== Segment start ==
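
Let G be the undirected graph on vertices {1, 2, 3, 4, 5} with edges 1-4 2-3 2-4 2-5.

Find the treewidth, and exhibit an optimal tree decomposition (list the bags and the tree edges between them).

Every bag has size at most 2, so the width is 2 − 1 = 1 and tw(G) ≤ 1. Since G has at least one edge (e.g. 2–4), it is not an edgeless graph, so tw(G) ≥ 1. Hence tw(G) = 1 exactly.

Treewidth 1.
One optimal decomposition is:
Bags: B1 = {2, 4}  B2 = {2, 3}  B3 = {2, 5}  B4 = {1, 4}
Tree: B1–B2, B1–B3, B1–B4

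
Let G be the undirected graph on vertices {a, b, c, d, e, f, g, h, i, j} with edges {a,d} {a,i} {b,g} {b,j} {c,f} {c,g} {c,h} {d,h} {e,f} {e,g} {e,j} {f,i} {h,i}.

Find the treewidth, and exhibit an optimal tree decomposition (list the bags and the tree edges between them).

Treewidth 2.
One such decomposition:
Bags: B1 = {b, e, j}  B2 = {b, e, g}  B3 = {e, f, g}  B4 = {c, f, g}  B5 = {c, f, i}  B6 = {c, h, i}  B7 = {a, h, i}  B8 = {a, d, h}
Tree: B1–B2, B2–B3, B3–B4, B4–B5, B5–B6, B6–B7, B7–B8

Every bag has size at most 3, so the width is 3 − 1 = 2 and tw(G) ≤ 2. The edges j–b–g–e–j form a cycle, so G is not a tree and its treewidth is at least 2. Therefore the treewidth is 2.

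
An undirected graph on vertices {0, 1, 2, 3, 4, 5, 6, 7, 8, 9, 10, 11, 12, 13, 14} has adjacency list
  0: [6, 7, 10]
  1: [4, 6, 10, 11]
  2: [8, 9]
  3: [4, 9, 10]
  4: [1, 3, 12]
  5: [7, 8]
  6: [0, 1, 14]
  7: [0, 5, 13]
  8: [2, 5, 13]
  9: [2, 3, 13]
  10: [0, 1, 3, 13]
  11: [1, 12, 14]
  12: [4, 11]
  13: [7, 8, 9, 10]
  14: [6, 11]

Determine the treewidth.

A width-3 tree decomposition is:
Bags: B1 = {2, 5, 7, 8}  B2 = {2, 7, 8, 13}  B3 = {2, 7, 9, 13}  B4 = {0, 7, 9, 13}  B5 = {0, 9, 10, 13}  B6 = {0, 3, 9, 10}  B7 = {0, 3, 6, 10}  B8 = {1, 3, 6, 10}  B9 = {1, 3, 4, 6}  B10 = {1, 4, 6, 14}  B11 = {1, 4, 11, 14}  B12 = {4, 11, 12, 14}
Tree: B1–B2, B2–B3, B3–B4, B4–B5, B5–B6, B6–B7, B7–B8, B8–B9, B9–B10, B10–B11, B11–B12
The largest bag has 4 vertices, giving width 3; this decomposition certifies tw(G) ≤ 3. For the lower bound: the 4 vertex sets {2,5,8}, {7}, {13}, {0,3,9,10} are disjoint, each induces a connected subgraph, and every pair is joined by at least one edge of G. Contracting each set to a single vertex therefore yields K_{4} as a minor, and since treewidth is minor-monotone, tw(G) ≥ tw(K_{4}) = 3. The upper and lower bounds meet at 3, so that is the treewidth.

3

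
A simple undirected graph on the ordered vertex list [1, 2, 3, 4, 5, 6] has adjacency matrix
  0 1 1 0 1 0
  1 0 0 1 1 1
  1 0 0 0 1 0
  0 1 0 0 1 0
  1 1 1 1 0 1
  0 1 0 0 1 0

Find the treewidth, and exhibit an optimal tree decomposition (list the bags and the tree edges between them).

Treewidth 2.
One optimal decomposition is:
Bags: B1 = {1, 2, 5}  B2 = {1, 3, 5}  B3 = {2, 5, 6}  B4 = {2, 4, 5}
Tree: B1–B2, B1–B3, B1–B4

Each bag holds 3 vertices, so the decomposition has width 2, which upper-bounds the treewidth. On the other hand G contains the 3-clique {1, 2, 5}. A clique must lie in a single bag of any decomposition, so no decomposition can have width below 2. Combining the bounds, tw(G) = 2.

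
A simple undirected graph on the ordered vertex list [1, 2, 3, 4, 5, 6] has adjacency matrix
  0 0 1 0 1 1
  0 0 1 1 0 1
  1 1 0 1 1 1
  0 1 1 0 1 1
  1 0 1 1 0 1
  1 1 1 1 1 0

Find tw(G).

A width-3 tree decomposition is:
Bags: B1 = {3, 4, 5, 6}  B2 = {2, 3, 4, 6}  B3 = {1, 3, 5, 6}
Tree: B1–B2, B1–B3
Every bag has size at most 4, so the width is 4 − 1 = 3 and tw(G) ≤ 3. On the other hand G contains the 4-clique {1, 3, 5, 6}. A clique must lie in a single bag of any decomposition, so no decomposition can have width below 3. Therefore the treewidth is 3.

3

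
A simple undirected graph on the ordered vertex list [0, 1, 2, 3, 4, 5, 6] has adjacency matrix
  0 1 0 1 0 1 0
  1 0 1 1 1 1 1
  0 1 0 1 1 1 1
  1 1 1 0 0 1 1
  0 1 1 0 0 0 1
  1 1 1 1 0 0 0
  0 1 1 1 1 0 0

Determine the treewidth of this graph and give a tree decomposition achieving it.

Treewidth 3.
Bags: B1 = {1, 2, 3, 6}  B2 = {1, 2, 4, 6}  B3 = {1, 2, 3, 5}  B4 = {0, 1, 3, 5}
Tree: B1–B2, B1–B3, B3–B4

Each bag holds 4 vertices, so the decomposition has width 3, which upper-bounds the treewidth. On the other hand G contains the 4-clique {0, 1, 3, 5}. A clique must lie in a single bag of any decomposition, so no decomposition can have width below 3. Hence tw(G) = 3 exactly.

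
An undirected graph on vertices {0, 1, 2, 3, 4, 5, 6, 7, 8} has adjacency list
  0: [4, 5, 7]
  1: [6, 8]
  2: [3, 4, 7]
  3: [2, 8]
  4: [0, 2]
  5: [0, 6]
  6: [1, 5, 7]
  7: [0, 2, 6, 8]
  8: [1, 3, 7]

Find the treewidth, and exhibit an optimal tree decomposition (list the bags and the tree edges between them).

Treewidth 3.
One such decomposition:
Bags: B1 = {1, 3, 6, 8}  B2 = {3, 6, 7, 8}  B3 = {2, 3, 6, 7}  B4 = {2, 5, 6, 7}  B5 = {0, 2, 5, 7}  B6 = {0, 2, 4, 5}
Tree: B1–B2, B2–B3, B3–B4, B4–B5, B5–B6

Each bag holds 4 vertices, so the decomposition has width 3, which upper-bounds the treewidth. For the lower bound: the 4 vertex sets {1,3,8}, {6}, {7}, {0,2,4,5} are disjoint, each induces a connected subgraph, and every pair is joined by at least one edge of G. Contracting each set to a single vertex therefore yields K_{4} as a minor, and since treewidth is minor-monotone, tw(G) ≥ tw(K_{4}) = 3. Therefore the treewidth is 3.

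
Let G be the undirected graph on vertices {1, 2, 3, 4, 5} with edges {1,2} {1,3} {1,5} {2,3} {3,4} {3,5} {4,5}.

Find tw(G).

2

A width-2 tree decomposition is:
Bags: B1 = {1, 3, 5}  B2 = {1, 2, 3}  B3 = {3, 4, 5}
Tree: B1–B2, B1–B3
Every bag has size at most 3, so the width is 3 − 1 = 2 and tw(G) ≤ 2. Conversely, {1, 2, 3} is a clique of size 3, and the vertices of any clique must share a bag in every tree decomposition; so some bag has ≥ 3 vertices and tw(G) ≥ 2. Therefore the treewidth is 2.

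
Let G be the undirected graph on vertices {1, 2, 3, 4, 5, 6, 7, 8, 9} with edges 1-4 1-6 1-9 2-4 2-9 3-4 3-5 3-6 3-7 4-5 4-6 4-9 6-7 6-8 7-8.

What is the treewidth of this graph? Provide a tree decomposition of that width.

Each bag holds 3 vertices, so the decomposition has width 2, which upper-bounds the treewidth. On the other hand G contains the 3-clique {6, 7, 8}. A clique must lie in a single bag of any decomposition, so no decomposition can have width below 2. Therefore the treewidth is 2.

Treewidth 2.
One such decomposition:
Bags: B1 = {3, 4, 6}  B2 = {3, 6, 7}  B3 = {1, 4, 6}  B4 = {3, 4, 5}  B5 = {1, 4, 9}  B6 = {6, 7, 8}  B7 = {2, 4, 9}
Tree: B1–B2, B1–B3, B1–B4, B3–B5, B2–B6, B5–B7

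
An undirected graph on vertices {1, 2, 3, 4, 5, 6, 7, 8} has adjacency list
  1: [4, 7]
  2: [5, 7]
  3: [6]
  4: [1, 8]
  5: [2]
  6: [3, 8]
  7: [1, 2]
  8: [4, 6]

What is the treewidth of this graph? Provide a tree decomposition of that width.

Each bag holds 2 vertices, so the decomposition has width 1, which upper-bounds the treewidth. Since G has at least one edge (e.g. 3–6), it is not an edgeless graph, so tw(G) ≥ 1. Hence tw(G) = 1 exactly.

Treewidth 1.
Bags: B1 = {3, 6}  B2 = {6, 8}  B3 = {4, 8}  B4 = {1, 4}  B5 = {1, 7}  B6 = {2, 7}  B7 = {2, 5}
Tree: B1–B2, B2–B3, B3–B4, B4–B5, B5–B6, B6–B7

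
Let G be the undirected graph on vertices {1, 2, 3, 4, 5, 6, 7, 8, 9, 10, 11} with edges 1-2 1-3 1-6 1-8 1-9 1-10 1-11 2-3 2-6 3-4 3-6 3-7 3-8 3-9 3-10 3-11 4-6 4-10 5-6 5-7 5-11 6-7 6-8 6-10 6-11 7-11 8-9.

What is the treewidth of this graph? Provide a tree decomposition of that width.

Treewidth 3.
Bags: B1 = {1, 2, 3, 6}  B2 = {1, 3, 6, 11}  B3 = {3, 6, 7, 11}  B4 = {1, 3, 6, 10}  B5 = {1, 3, 6, 8}  B6 = {5, 6, 7, 11}  B7 = {3, 4, 6, 10}  B8 = {1, 3, 8, 9}
Tree: B1–B2, B2–B3, B2–B4, B1–B5, B3–B6, B4–B7, B5–B8

Every bag has size at most 4, so the width is 4 − 1 = 3 and tw(G) ≤ 3. On the other hand G contains the 4-clique {1, 3, 8, 9}. A clique must lie in a single bag of any decomposition, so no decomposition can have width below 3. Combining the bounds, tw(G) = 3.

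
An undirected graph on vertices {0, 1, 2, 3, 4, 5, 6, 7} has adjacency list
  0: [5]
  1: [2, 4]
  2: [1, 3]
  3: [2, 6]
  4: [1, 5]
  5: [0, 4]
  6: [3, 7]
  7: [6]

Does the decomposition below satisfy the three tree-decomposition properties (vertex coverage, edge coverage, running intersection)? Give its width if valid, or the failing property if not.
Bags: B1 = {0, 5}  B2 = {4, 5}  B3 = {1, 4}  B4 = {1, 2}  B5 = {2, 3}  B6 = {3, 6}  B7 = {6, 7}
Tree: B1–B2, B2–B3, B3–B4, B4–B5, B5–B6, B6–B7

Checking the three conditions: (i) the bags cover all of {0, 1, 2, 3, 4, 5, 6, 7}; (ii) for each edge, some bag contains both endpoints; (iii) the bags containing any fixed vertex form a subtree. All hold, so the decomposition is valid with width 2 − 1 = 1.

Yes; width 1.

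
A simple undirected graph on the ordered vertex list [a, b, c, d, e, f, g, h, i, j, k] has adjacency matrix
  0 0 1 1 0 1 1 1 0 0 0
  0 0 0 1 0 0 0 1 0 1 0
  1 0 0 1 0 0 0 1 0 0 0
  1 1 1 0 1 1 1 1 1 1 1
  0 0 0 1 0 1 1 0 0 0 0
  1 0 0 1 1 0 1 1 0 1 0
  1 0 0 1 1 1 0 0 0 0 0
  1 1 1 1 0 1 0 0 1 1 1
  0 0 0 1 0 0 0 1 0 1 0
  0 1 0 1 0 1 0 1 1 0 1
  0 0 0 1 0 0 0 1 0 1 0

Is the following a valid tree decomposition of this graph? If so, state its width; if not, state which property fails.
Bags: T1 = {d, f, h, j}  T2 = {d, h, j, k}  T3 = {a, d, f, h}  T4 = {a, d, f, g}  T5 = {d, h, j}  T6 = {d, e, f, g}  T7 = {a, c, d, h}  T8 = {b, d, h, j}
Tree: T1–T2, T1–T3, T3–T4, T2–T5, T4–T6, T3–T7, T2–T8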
== Segment end ==
Look through the data and gather every line with the string "property" in it.

* ANSWER FOR THE TASK:
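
Does the decomposition below satisfy the three tree-decomposition properties (vertex coverage, edge coverage, running intersection)? Give its width if valid, or the failing property if not.
Is the following a valid tree decomposition of this graph? If so, state its width; if not, state which property fails.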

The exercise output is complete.